Below are some entries; set them all down exactly.

----- INFORMATION PROVIDED -----

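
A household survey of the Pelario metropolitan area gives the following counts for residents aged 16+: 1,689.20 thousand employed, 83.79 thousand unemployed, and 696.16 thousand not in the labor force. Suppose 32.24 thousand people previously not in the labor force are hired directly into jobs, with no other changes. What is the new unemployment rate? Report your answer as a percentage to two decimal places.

New unemployment rate ≈ 4.64%.

Initially, labor force = 1,689.20 + 83.79 = 1,772.99 thousand, so u = 83.79/1,772.99 = 4.73%.
After the change, employed and labor force both rise by 32.24; unemployed unchanged → E = 1,721.44, U = 83.79, labor force = 1,805.23 thousand.
New unemployment rate = 83.79 / 1,805.23 = 4.64%.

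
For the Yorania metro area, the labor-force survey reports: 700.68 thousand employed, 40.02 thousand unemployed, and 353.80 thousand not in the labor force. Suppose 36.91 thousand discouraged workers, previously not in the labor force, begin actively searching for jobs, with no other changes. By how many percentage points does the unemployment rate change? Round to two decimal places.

Initially, labor force = 700.68 + 40.02 = 740.70 thousand, so u = 40.02/740.70 = 5.40%.
After the change, unemployed and labor force both rise by 36.91 → E = 700.68, U = 76.93, labor force = 777.61 thousand.
New unemployment rate = 76.93 / 777.61 = 9.89%.
Change = 9.89% − 5.40% = +4.49 percentage points.

The unemployment rate changes by +4.49 percentage points.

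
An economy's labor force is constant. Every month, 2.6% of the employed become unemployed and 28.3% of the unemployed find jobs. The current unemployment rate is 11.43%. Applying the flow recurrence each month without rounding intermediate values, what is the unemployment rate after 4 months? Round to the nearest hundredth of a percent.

With a fixed labor force, u_{t+1} = u_t + s·(1−u_t) − f·u_t = u_t·(1−s−f) + s.
Here 1−s−f = 0.691 and s = 0.026.
u_1 = 0.114300 × 0.691 + 0.026 = 0.104981.
u_2 = 0.104981 × 0.691 + 0.026 = 0.098542.
u_3 = 0.098542 × 0.691 + 0.026 = 0.094093.
u_4 = 0.094093 × 0.691 + 0.026 = 0.091018.

Unemployment rate after four months ≈ 9.10%.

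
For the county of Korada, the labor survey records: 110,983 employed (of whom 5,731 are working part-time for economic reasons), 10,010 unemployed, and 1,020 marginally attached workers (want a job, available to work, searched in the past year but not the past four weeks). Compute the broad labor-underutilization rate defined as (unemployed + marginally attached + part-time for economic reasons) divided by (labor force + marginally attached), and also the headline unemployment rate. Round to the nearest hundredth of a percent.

Broad underutilization rate ≈ 13.74%; headline unemployment rate ≈ 8.27%.

Labor force = 110,983 + 10,010 = 120,993.
Numerator = 10,010 + 1,020 + 5,731 = 16,761.
Denominator = 120,993 + 1,020 = 122,013.
Broad rate = 16,761 / 122,013 = 13.74%.
Headline unemployment rate = 10,010 / 120,993 = 8.27%.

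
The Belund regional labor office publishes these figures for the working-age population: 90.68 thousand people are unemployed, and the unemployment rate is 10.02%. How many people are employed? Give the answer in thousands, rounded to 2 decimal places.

Labor force = U / u = 90.68 / 0.1002 ≈ 904.99 thousand.
Employed = labor force − unemployed = 904.99 − 90.68 = 814.31 thousand.

About 814.31 thousand are employed.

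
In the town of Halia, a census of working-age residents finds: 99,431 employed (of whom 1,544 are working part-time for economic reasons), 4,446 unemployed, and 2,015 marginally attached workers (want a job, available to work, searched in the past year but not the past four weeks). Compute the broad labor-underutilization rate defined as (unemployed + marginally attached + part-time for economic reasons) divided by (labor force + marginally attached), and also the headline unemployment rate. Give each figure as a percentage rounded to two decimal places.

Labor force = 99,431 + 4,446 = 103,877.
Numerator = 4,446 + 2,015 + 1,544 = 8,005.
Denominator = 103,877 + 2,015 = 105,892.
Broad rate = 8,005 / 105,892 = 7.56%.
Headline unemployment rate = 4,446 / 103,877 = 4.28%.

Broad underutilization rate ≈ 7.56%; headline unemployment rate ≈ 4.28%.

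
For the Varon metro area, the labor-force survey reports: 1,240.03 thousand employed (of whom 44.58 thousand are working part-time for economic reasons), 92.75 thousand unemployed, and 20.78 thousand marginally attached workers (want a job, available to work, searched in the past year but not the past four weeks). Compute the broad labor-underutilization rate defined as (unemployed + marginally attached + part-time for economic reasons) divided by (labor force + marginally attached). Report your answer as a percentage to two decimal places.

Broad underutilization rate ≈ 11.68%.

Labor force = 1,240.03 + 92.75 = 1,332.78 thousand.
Numerator = 92.75 + 20.78 + 44.58 = 158.11 thousand.
Denominator = 1,332.78 + 20.78 = 1,353.56 thousand.
Broad rate = 158.11 / 1,353.56 = 11.68%.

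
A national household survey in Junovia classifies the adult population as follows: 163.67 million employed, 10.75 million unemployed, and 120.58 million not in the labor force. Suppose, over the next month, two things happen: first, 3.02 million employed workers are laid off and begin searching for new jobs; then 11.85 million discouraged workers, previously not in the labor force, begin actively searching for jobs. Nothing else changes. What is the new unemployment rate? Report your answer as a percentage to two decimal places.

New unemployment rate ≈ 13.75%.

Initially, labor force = 163.67 + 10.75 = 174.42 million, so u = 10.75/174.42 = 6.16%.
After the first change, employed falls and unemployed rises by 3.02; labor force unchanged → E = 160.65, U = 13.77, labor force = 174.42 million.
After the second change, unemployed and labor force both rise by 11.85 → E = 160.65, U = 25.62, labor force = 186.27 million.
New unemployment rate = 25.62 / 186.27 = 13.75%.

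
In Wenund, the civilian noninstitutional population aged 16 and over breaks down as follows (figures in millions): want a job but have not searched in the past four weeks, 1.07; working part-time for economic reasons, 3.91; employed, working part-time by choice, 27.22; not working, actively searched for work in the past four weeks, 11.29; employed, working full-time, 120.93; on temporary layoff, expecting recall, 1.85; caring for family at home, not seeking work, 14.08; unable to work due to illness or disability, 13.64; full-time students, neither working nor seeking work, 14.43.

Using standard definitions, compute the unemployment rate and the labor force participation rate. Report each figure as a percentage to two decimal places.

Employed = 3.91 + 27.22 + 120.93 = 152.06 million (anyone who worked, including part-time for economic reasons, counts as employed).
Unemployed = 11.29 + 1.85 = 13.14 million (jobless and actively searching, or on temporary layoff).
Labor force = 152.06 + 13.14 = 165.20 million.
Not in labor force = 1.07 + 14.08 + 13.64 + 14.43 = 43.22 million (those not working and not actively searching are outside the labor force — including those who want a job but have given up searching).
Civilian working-age population = 165.20 + 43.22 = 208.42 million.
Unemployment rate = 13.14 / 165.20 = 7.95%.
Labor force participation rate = 165.20 / 208.42 = 79.26%.

Unemployment rate ≈ 7.95%; labor force participation rate ≈ 79.26%.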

-----

## EXERCISE RESPONSE:
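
A household survey of the Pelario metropolitan area gives the following counts for residents aged 16+: 1,689.20 thousand employed, 83.79 thousand unemployed, and 696.16 thousand not in the labor force. Suppose 32.24 thousand people previously not in the labor force are hired directly into jobs, with no other changes. What is the new unemployment rate? Report your answer as a percentage to two decimal places.

New unemployment rate ≈ 4.64%.

Initially, labor force = 1,689.20 + 83.79 = 1,772.99 thousand, so u = 83.79/1,772.99 = 4.73%.
After the change, employed and labor force both rise by 32.24; unemployed unchanged → E = 1,721.44, U = 83.79, labor force = 1,805.23 thousand.
New unemployment rate = 83.79 / 1,805.23 = 4.64%.

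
For the Yorania metro area, the labor-force survey reports: 700.68 thousand employed, 40.02 thousand unemployed, and 353.80 thousand not in the labor force. Suppose 36.91 thousand discouraged workers, previously not in the labor force, begin actively searching for jobs, with no other changes. By how many percentage points does the unemployment rate change? Round to two decimal places.

Initially, labor force = 700.68 + 40.02 = 740.70 thousand, so u = 40.02/740.70 = 5.40%.
After the change, unemployed and labor force both rise by 36.91 → E = 700.68, U = 76.93, labor force = 777.61 thousand.
New unemployment rate = 76.93 / 777.61 = 9.89%.
Change = 9.89% − 5.40% = +4.49 percentage points.

The unemployment rate changes by +4.49 percentage points.

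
An economy's labor force is constant. Every month, 2.6% of the employed become unemployed and 28.3% of the unemployed find jobs. The current unemployment rate is 11.43%. Applying the flow recurrence each month without rounding intermediate values, what is the unemployment rate after 4 months? Round to the nearest hundredth of a percent.

With a fixed labor force, u_{t+1} = u_t + s·(1−u_t) − f·u_t = u_t·(1−s−f) + s.
Here 1−s−f = 0.691 and s = 0.026.
u_1 = 0.114300 × 0.691 + 0.026 = 0.104981.
u_2 = 0.104981 × 0.691 + 0.026 = 0.098542.
u_3 = 0.098542 × 0.691 + 0.026 = 0.094093.
u_4 = 0.094093 × 0.691 + 0.026 = 0.091018.

Unemployment rate after four months ≈ 9.10%.

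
For the county of Korada, the labor survey records: 110,983 employed (of whom 5,731 are working part-time for economic reasons), 10,010 unemployed, and 1,020 marginally attached workers (want a job, available to work, searched in the past year but not the past four weeks). Compute the broad labor-underutilization rate defined as (unemployed + marginally attached + part-time for economic reasons) divided by (labor force + marginally attached), and also the headline unemployment rate. Round to the nearest hundredth of a percent.

Broad underutilization rate ≈ 13.74%; headline unemployment rate ≈ 8.27%.

Labor force = 110,983 + 10,010 = 120,993.
Numerator = 10,010 + 1,020 + 5,731 = 16,761.
Denominator = 120,993 + 1,020 = 122,013.
Broad rate = 16,761 / 122,013 = 13.74%.
Headline unemployment rate = 10,010 / 120,993 = 8.27%.

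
The Belund regional labor office publishes these figures for the working-age population: 90.68 thousand people are unemployed, and the unemployment rate is 10.02%. How many people are employed? Give the answer in thousands, rounded to 2 decimal places.

Labor force = U / u = 90.68 / 0.1002 ≈ 904.99 thousand.
Employed = labor force − unemployed = 904.99 − 90.68 = 814.31 thousand.

About 814.31 thousand are employed.

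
In the town of Halia, a census of working-age residents finds: 99,431 employed (of whom 1,544 are working part-time for economic reasons), 4,446 unemployed, and 2,015 marginally attached workers (want a job, available to work, searched in the past year but not the past four weeks). Compute the broad labor-underutilization rate defined as (unemployed + marginally attached + part-time for economic reasons) divided by (labor force + marginally attached), and also the headline unemployment rate. Give each figure as a percentage rounded to two decimal places.

Labor force = 99,431 + 4,446 = 103,877.
Numerator = 4,446 + 2,015 + 1,544 = 8,005.
Denominator = 103,877 + 2,015 = 105,892.
Broad rate = 8,005 / 105,892 = 7.56%.
Headline unemployment rate = 4,446 / 103,877 = 4.28%.

Broad underutilization rate ≈ 7.56%; headline unemployment rate ≈ 4.28%.

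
For the Varon metro area, the labor-force survey reports: 1,240.03 thousand employed (of whom 44.58 thousand are working part-time for economic reasons), 92.75 thousand unemployed, and 20.78 thousand marginally attached workers (want a job, available to work, searched in the past year but not the past four weeks). Compute the broad labor-underutilization rate defined as (unemployed + marginally attached + part-time for economic reasons) divided by (labor force + marginally attached). Report your answer as a percentage to two decimal places.

Broad underutilization rate ≈ 11.68%.

Labor force = 1,240.03 + 92.75 = 1,332.78 thousand.
Numerator = 92.75 + 20.78 + 44.58 = 158.11 thousand.
Denominator = 1,332.78 + 20.78 = 1,353.56 thousand.
Broad rate = 158.11 / 1,353.56 = 11.68%.

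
A national household survey in Junovia classifies the adult population as follows: 163.67 million employed, 10.75 million unemployed, and 120.58 million not in the labor force. Suppose, over the next month, two things happen: first, 3.02 million employed workers are laid off and begin searching for new jobs; then 11.85 million discouraged workers, previously not in the labor force, begin actively searching for jobs. Nothing else changes. What is the new unemployment rate? Report your answer as a percentage to two decimal places.

New unemployment rate ≈ 13.75%.

Initially, labor force = 163.67 + 10.75 = 174.42 million, so u = 10.75/174.42 = 6.16%.
After the first change, employed falls and unemployed rises by 3.02; labor force unchanged → E = 160.65, U = 13.77, labor force = 174.42 million.
After the second change, unemployed and labor force both rise by 11.85 → E = 160.65, U = 25.62, labor force = 186.27 million.
New unemployment rate = 25.62 / 186.27 = 13.75%.

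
In Wenund, the civilian noninstitutional population aged 16 and over breaks down as follows (figures in millions): want a job but have not searched in the past four weeks, 1.07; working part-time for economic reasons, 3.91; employed, working part-time by choice, 27.22; not working, actively searched for work in the past four weeks, 11.29; employed, working full-time, 120.93; on temporary layoff, expecting recall, 1.85; caring for family at home, not seeking work, 14.08; unable to work due to illness or disability, 13.64; full-time students, neither working nor seeking work, 14.43.

Using standard definitions, compute the unemployment rate and the labor force participation rate. Report each figure as a percentage to two decimal places.

Employed = 3.91 + 27.22 + 120.93 = 152.06 million (anyone who worked, including part-time for economic reasons, counts as employed).
Unemployed = 11.29 + 1.85 = 13.14 million (jobless and actively searching, or on temporary layoff).
Labor force = 152.06 + 13.14 = 165.20 million.
Not in labor force = 1.07 + 14.08 + 13.64 + 14.43 = 43.22 million (those not working and not actively searching are outside the labor force — including those who want a job but have given up searching).
Civilian working-age population = 165.20 + 43.22 = 208.42 million.
Unemployment rate = 13.14 / 165.20 = 7.95%.
Labor force participation rate = 165.20 / 208.42 = 79.26%.

Unemployment rate ≈ 7.95%; labor force participation rate ≈ 79.26%.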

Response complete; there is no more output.